YOUR GOAL: Your output should be the whole listing, identical to the original.
------------------------
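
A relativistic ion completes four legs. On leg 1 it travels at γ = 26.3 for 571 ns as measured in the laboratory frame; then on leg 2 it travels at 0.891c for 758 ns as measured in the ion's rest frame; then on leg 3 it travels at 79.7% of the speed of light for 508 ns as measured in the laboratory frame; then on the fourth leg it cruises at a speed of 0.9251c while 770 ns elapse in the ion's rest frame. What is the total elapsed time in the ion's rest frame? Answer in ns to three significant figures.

τ = 1860 ns

Leg 1: γ = 26.3; τ_1 = 571/26.30 = 21.71 ns.
Leg 2: 758 ns is already measured in the ion's rest frame.
Leg 3: β = 0.797; γ = 1/√(1 − 0.797²) = 1/√0.3648 = 1.656; τ_3 = 508/1.656 = 306.8 ns.
Leg 4: 770 ns is already measured in the ion's rest frame.
Total: 21.71 + 758.0 + 306.8 + 770.0 ns.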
------------------------
REPLY TO THE TASK:
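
A relativistic ion completes four legs. On leg 1 it travels at γ = 26.3 for 571 ns as measured in the laboratory frame; then on leg 2 it travels at 0.891c for 758 ns as measured in the ion's rest frame; then on leg 3 it travels at 79.7% of the speed of light for 508 ns as measured in the laboratory frame; then on the fourth leg it cruises at a speed of 0.9251c while 770 ns elapse in the ion's rest frame. What is the total elapsed time in the ion's rest frame? Answer in ns to three significant figures.

τ = 1860 ns

Leg 1: γ = 26.3; τ_1 = 571/26.30 = 21.71 ns.
Leg 2: 758 ns is already measured in the ion's rest frame.
Leg 3: β = 0.797; γ = 1/√(1 − 0.797²) = 1/√0.3648 = 1.656; τ_3 = 508/1.656 = 306.8 ns.
Leg 4: 770 ns is already measured in the ion's rest frame.
Total: 21.71 + 758.0 + 306.8 + 770.0 ns.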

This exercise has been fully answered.